_EXERCISE REQUIREMENTS_. Starting at the top of the records, output every line through the one that contains "Omar moves first, choosing", keeping each exactly as it appears.

_DATA FOR PROCESSING_.
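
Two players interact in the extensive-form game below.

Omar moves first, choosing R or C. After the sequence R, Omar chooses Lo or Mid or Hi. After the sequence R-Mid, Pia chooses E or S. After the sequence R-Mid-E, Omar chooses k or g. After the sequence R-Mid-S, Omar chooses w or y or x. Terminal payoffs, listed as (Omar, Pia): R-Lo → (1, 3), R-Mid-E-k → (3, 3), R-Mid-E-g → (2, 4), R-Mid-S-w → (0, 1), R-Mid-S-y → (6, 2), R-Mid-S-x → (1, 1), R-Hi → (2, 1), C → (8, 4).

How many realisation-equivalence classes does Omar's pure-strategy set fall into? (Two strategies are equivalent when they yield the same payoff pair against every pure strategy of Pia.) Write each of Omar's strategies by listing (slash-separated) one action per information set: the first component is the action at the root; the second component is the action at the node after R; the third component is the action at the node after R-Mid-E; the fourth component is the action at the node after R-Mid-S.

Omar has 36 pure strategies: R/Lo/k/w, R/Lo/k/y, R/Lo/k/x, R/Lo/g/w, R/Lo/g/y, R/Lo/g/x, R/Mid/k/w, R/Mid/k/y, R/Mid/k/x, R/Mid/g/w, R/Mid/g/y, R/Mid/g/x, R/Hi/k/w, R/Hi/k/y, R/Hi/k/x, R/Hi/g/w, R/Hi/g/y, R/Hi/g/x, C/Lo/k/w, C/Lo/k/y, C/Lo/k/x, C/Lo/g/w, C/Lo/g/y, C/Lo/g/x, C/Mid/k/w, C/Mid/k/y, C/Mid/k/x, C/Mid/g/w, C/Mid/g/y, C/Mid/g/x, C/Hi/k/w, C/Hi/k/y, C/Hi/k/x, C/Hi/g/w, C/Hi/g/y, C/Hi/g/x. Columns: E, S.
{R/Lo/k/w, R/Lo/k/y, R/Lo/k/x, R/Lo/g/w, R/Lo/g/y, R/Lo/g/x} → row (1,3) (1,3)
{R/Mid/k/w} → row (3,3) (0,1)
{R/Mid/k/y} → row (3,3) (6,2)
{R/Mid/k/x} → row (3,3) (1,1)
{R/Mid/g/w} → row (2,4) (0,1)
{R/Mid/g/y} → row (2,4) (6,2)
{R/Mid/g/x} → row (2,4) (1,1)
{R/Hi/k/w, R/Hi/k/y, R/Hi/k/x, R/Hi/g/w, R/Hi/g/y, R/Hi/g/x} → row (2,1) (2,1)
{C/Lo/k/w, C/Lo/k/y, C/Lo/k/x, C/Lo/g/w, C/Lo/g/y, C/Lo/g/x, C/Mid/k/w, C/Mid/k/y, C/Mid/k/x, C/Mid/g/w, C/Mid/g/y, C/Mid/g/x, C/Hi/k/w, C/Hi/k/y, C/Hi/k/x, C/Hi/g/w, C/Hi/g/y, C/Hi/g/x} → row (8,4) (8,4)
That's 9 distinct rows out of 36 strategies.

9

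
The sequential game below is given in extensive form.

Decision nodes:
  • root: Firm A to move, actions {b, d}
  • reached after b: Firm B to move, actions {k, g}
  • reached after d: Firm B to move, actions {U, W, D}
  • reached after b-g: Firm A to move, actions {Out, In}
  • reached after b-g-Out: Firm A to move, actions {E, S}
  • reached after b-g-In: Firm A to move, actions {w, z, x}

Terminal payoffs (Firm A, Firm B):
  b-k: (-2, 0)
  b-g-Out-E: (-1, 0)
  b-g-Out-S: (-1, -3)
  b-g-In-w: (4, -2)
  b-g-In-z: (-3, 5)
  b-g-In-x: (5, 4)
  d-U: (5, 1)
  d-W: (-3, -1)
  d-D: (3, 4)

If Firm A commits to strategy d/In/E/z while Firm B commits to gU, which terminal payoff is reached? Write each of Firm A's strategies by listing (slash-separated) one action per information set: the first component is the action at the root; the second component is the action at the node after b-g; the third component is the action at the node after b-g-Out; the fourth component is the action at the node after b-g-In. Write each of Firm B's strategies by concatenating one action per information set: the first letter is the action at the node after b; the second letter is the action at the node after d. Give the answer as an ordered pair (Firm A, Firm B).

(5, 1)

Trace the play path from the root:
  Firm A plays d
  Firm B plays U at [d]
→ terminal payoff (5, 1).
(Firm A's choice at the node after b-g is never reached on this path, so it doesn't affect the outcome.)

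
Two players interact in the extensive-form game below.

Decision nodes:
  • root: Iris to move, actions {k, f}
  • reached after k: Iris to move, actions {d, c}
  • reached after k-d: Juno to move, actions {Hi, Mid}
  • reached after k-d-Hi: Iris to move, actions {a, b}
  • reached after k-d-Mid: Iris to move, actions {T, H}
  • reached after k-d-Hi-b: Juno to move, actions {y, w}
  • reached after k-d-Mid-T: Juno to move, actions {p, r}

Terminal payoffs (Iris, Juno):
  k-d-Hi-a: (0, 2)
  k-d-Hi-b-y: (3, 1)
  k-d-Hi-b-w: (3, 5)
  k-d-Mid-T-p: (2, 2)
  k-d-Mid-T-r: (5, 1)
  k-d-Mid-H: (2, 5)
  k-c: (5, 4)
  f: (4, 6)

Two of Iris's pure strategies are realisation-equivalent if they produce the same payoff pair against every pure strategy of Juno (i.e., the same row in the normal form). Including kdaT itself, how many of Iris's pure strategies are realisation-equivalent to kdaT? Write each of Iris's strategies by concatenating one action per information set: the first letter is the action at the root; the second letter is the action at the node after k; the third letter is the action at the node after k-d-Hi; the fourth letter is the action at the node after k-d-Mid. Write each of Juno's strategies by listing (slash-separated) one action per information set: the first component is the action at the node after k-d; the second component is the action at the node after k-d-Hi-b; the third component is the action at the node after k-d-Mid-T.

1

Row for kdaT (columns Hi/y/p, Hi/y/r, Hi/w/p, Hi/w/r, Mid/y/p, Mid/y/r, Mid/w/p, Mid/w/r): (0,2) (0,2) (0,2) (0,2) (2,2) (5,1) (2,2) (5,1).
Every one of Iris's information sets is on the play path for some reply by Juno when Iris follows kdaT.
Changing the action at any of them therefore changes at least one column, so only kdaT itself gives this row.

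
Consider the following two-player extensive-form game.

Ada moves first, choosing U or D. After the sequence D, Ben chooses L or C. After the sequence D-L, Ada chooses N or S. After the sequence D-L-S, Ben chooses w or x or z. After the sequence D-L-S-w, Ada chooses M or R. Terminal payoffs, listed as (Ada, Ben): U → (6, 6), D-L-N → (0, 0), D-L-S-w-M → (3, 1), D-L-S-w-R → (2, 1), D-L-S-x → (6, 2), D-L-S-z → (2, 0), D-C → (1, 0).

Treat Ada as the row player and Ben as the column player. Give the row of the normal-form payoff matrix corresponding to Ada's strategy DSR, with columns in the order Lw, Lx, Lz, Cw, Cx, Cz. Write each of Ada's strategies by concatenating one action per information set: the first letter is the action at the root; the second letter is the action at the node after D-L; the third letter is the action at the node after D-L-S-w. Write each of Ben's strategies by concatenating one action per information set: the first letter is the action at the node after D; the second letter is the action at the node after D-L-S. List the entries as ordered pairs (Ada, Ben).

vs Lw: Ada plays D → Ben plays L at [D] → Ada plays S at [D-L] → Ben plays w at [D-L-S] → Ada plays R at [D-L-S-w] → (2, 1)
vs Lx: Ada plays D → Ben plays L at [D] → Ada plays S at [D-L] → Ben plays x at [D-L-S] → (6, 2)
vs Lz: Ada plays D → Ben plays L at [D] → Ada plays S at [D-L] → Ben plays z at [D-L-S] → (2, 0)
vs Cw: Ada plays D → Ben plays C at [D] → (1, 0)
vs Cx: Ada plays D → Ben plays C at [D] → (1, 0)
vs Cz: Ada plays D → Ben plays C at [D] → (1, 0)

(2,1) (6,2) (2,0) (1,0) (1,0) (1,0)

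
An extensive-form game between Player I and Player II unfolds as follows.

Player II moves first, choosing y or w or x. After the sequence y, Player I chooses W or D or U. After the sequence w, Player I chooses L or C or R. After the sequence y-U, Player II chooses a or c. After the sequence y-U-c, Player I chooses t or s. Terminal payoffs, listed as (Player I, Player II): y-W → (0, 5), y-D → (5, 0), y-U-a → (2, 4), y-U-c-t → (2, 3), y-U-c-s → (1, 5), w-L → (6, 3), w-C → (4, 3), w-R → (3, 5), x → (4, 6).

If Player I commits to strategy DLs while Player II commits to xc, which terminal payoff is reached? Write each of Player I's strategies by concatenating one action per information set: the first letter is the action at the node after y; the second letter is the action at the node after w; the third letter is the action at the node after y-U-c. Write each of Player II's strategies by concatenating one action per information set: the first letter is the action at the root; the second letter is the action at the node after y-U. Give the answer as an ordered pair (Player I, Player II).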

_WRITTEN SOLUTION_.
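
Two players interact in the extensive-form game below.

Omar moves first, choosing R or C. After the sequence R, Omar chooses Lo or Mid or Hi. After the sequence R-Mid, Pia chooses E or S. After the sequence R-Mid-E, Omar chooses k or g. After the sequence R-Mid-S, Omar chooses w or y or x. Terminal payoffs, listed as (Omar, Pia): R-Lo → (1, 3), R-Mid-E-k → (3, 3), R-Mid-E-g → (2, 4), R-Mid-S-w → (0, 1), R-Mid-S-y → (6, 2), R-Mid-S-x → (1, 1), R-Hi → (2, 1), C → (8, 4).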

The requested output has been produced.